INSTRUCTIONS TO FOLLOW
Print the lines that run from the line with "Pow(Add(-2, 2), 2), t = -2?" to the line with "Answer: $63 - 13", keeping both end lines, exactly as they appear in the entries below, and nothing else.
····················
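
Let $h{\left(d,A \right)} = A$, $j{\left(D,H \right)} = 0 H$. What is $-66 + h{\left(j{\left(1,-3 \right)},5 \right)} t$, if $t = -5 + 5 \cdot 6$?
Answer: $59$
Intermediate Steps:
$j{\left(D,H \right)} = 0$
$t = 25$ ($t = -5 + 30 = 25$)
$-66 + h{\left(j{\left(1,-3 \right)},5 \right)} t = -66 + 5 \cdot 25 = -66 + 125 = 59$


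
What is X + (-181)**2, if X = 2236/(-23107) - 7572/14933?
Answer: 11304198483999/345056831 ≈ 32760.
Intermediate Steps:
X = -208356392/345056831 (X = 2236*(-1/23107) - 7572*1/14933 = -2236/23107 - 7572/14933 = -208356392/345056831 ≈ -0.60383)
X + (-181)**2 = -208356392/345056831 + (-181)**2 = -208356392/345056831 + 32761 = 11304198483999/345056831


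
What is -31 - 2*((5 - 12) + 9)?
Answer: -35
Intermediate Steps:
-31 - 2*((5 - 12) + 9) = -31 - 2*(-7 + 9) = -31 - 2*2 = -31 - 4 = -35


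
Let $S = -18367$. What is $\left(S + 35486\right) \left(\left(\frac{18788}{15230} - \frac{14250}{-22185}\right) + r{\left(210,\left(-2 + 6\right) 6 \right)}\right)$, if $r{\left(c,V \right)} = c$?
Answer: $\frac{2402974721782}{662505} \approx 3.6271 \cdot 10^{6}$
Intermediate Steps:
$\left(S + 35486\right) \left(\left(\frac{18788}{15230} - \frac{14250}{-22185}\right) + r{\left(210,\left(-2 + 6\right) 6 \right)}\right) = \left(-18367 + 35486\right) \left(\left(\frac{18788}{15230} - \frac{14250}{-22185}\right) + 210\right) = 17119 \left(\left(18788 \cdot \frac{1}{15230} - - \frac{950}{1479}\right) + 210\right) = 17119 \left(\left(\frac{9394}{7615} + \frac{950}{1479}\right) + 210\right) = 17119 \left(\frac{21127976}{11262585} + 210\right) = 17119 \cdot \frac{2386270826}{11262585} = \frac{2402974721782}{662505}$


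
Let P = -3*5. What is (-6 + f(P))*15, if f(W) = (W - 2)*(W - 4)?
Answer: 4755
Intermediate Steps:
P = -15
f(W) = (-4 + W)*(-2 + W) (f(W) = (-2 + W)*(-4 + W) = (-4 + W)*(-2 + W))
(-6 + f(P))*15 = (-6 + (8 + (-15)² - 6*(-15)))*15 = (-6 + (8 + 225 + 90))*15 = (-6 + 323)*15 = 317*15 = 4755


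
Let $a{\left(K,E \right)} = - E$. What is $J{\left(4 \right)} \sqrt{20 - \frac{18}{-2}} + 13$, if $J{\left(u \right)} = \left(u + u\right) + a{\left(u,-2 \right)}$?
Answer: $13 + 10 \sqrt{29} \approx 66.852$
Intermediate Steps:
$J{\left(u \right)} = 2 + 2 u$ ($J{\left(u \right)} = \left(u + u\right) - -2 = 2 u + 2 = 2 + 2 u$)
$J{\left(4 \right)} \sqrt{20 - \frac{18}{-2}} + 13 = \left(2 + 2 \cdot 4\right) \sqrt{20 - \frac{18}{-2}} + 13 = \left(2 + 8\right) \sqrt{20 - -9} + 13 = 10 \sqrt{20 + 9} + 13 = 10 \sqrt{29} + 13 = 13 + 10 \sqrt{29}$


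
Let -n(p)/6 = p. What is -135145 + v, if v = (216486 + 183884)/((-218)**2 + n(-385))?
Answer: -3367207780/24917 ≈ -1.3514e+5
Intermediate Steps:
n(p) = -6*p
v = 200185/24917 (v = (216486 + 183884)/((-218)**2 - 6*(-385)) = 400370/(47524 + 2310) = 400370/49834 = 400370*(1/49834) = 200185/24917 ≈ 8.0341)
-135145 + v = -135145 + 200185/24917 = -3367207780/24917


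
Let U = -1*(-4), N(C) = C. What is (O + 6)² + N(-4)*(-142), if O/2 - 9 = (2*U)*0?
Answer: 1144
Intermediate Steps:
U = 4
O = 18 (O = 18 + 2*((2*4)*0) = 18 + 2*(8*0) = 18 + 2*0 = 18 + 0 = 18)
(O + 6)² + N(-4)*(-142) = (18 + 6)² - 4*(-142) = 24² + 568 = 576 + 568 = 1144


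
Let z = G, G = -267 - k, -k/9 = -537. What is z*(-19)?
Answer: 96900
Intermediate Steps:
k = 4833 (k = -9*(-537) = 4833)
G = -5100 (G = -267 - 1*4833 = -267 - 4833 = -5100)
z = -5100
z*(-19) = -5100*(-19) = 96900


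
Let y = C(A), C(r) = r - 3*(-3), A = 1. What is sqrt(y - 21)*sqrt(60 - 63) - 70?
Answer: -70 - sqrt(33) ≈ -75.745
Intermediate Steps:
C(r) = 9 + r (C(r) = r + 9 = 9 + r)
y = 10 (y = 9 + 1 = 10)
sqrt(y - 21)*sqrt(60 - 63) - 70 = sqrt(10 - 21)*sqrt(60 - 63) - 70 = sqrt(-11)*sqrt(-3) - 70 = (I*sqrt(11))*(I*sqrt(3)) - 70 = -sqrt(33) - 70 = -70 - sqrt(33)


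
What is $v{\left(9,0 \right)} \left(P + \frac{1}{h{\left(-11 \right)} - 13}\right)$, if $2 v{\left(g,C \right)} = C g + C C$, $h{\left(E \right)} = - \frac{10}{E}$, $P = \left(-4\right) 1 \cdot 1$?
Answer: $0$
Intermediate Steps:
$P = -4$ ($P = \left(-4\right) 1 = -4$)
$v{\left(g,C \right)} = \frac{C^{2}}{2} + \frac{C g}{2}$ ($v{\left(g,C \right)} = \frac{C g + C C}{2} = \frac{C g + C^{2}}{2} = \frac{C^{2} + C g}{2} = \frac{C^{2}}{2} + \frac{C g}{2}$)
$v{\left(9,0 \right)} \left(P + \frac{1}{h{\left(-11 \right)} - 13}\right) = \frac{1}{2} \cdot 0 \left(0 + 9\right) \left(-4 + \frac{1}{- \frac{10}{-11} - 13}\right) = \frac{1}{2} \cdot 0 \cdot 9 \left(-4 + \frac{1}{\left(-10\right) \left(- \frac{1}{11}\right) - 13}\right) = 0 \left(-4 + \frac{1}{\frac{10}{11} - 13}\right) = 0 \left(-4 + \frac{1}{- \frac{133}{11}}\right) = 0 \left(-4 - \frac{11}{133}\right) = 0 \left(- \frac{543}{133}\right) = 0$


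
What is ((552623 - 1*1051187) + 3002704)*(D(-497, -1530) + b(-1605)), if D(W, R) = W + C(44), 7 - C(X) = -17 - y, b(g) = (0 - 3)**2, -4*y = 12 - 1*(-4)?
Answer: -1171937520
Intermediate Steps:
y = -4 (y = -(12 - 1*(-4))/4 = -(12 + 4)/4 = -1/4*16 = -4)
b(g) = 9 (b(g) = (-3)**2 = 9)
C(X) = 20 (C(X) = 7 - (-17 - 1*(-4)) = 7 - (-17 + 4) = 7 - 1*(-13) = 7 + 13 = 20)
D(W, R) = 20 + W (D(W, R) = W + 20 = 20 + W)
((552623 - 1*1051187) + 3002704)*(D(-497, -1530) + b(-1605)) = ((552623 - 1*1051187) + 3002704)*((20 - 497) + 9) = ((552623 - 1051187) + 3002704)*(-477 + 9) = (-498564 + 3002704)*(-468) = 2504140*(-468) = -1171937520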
····················
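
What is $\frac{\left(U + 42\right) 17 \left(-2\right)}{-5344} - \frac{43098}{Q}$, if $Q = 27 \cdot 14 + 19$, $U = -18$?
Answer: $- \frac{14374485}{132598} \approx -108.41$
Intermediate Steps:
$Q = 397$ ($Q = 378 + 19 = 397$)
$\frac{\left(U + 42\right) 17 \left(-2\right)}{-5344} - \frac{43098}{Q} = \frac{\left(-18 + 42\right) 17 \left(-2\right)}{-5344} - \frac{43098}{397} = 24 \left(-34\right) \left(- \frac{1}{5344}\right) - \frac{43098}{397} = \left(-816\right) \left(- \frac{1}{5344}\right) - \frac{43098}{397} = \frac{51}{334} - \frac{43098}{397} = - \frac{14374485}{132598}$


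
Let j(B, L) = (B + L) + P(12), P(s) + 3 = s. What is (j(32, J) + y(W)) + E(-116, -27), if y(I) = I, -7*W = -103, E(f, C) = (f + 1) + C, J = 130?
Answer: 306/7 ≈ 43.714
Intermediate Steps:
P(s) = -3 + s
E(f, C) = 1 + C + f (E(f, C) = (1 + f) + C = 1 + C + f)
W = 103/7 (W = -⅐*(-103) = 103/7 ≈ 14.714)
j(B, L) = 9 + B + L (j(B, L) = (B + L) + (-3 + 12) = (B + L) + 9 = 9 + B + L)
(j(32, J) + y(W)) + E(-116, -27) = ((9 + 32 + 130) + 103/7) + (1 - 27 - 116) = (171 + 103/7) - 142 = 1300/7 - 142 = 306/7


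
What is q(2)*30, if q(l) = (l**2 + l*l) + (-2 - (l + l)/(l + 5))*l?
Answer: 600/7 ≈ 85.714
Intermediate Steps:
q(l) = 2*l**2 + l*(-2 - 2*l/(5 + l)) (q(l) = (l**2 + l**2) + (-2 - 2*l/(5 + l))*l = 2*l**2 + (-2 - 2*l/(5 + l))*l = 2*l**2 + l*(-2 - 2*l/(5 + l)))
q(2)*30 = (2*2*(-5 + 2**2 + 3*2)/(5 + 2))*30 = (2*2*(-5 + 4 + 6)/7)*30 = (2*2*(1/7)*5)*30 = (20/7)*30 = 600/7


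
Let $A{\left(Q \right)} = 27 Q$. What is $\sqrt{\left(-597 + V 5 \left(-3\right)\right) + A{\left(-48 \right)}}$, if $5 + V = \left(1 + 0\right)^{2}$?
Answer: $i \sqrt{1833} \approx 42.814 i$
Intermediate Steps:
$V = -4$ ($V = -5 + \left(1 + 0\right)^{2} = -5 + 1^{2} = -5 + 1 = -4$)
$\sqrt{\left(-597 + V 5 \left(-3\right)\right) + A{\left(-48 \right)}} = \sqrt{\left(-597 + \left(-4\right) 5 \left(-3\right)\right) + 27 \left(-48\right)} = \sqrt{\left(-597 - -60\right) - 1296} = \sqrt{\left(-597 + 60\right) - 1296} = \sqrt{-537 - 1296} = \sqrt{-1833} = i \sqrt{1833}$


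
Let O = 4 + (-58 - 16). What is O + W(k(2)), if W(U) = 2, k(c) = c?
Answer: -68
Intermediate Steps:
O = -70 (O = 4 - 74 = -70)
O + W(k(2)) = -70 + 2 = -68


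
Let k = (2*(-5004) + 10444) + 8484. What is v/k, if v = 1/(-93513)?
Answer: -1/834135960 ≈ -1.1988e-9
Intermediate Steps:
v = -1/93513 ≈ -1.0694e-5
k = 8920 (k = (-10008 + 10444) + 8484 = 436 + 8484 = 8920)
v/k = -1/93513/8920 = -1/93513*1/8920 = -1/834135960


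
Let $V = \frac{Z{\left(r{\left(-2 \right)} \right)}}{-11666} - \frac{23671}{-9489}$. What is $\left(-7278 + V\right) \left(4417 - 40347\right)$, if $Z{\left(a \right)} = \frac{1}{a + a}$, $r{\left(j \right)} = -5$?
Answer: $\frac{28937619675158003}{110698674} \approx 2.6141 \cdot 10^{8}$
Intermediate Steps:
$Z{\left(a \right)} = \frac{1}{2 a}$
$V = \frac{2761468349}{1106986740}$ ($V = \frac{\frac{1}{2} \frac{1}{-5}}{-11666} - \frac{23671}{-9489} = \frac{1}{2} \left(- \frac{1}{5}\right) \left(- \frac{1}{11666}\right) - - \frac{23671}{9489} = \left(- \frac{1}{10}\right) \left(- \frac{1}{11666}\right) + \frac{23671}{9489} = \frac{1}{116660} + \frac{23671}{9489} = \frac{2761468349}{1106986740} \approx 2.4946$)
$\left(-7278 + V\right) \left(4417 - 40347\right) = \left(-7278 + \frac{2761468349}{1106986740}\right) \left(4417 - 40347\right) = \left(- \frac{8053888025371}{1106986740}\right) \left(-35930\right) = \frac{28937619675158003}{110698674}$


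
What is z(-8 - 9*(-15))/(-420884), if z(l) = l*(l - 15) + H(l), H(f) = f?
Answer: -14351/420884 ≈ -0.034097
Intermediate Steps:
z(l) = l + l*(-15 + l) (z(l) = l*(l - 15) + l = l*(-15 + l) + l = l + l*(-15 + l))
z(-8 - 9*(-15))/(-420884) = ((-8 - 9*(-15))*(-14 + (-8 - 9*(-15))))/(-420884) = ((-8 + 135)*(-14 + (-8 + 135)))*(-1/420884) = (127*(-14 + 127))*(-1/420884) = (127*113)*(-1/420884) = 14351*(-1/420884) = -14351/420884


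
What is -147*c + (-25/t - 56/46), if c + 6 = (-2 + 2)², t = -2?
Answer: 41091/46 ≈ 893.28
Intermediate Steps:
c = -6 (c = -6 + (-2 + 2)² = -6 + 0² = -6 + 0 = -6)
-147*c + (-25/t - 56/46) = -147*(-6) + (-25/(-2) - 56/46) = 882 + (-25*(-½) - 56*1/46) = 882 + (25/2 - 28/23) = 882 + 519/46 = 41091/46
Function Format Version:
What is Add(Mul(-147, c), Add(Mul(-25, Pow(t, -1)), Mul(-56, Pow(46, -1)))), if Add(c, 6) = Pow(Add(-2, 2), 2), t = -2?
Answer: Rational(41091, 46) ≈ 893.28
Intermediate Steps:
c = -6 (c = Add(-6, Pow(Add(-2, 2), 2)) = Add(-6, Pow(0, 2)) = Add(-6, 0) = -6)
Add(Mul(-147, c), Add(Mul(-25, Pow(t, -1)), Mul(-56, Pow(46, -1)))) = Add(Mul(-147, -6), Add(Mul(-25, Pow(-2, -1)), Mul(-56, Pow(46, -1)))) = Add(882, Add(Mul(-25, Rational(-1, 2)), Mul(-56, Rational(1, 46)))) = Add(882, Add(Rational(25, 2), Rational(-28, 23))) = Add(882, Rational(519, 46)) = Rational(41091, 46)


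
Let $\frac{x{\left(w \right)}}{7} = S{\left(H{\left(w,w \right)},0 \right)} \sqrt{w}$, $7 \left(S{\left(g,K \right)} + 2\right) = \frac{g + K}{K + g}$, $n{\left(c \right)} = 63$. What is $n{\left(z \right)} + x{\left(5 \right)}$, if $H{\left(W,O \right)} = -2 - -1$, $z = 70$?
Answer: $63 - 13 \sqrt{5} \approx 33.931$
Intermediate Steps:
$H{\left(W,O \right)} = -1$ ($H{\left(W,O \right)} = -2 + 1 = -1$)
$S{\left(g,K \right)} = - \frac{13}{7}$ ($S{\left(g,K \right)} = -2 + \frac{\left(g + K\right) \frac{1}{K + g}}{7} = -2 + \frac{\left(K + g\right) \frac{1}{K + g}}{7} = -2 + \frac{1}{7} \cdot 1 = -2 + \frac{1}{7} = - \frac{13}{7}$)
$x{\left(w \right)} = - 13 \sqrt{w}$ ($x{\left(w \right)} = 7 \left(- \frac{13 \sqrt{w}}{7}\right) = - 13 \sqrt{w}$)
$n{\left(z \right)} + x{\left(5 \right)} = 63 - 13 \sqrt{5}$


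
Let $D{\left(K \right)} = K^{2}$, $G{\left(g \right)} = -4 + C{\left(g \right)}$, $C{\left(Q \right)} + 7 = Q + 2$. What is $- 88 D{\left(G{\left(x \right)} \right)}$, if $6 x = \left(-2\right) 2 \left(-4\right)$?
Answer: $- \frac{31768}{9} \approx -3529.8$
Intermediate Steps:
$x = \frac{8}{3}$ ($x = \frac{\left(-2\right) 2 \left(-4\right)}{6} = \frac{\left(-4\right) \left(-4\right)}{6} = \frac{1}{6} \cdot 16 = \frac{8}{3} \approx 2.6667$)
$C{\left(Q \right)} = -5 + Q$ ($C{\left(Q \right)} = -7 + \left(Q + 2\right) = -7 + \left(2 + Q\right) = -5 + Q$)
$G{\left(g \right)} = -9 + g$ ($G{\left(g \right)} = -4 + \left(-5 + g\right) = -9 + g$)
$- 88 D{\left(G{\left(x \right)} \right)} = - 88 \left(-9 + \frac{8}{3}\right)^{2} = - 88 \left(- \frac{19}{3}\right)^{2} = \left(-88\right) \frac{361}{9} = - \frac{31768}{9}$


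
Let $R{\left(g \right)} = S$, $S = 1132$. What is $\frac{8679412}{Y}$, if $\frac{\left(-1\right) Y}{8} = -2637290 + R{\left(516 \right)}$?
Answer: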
····················
ANSWER AREA
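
What is Add(Mul(-147, c), Add(Mul(-25, Pow(t, -1)), Mul(-56, Pow(46, -1)))), if Add(c, 6) = Pow(Add(-2, 2), 2), t = -2?
Answer: Rational(41091, 46) ≈ 893.28
Intermediate Steps:
c = -6 (c = Add(-6, Pow(Add(-2, 2), 2)) = Add(-6, Pow(0, 2)) = Add(-6, 0) = -6)
Add(Mul(-147, c), Add(Mul(-25, Pow(t, -1)), Mul(-56, Pow(46, -1)))) = Add(Mul(-147, -6), Add(Mul(-25, Pow(-2, -1)), Mul(-56, Pow(46, -1)))) = Add(882, Add(Mul(-25, Rational(-1, 2)), Mul(-56, Rational(1, 46)))) = Add(882, Add(Rational(25, 2), Rational(-28, 23))) = Add(882, Rational(519, 46)) = Rational(41091, 46)


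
Let $\frac{x{\left(w \right)}}{7} = S{\left(H{\left(w,w \right)},0 \right)} \sqrt{w}$, $7 \left(S{\left(g,K \right)} + 2\right) = \frac{g + K}{K + g}$, $n{\left(c \right)} = 63$. What is $n{\left(z \right)} + x{\left(5 \right)}$, if $H{\left(W,O \right)} = -2 - -1$, $z = 70$?
Answer: $63 - 13 \sqrt{5} \approx 33.931$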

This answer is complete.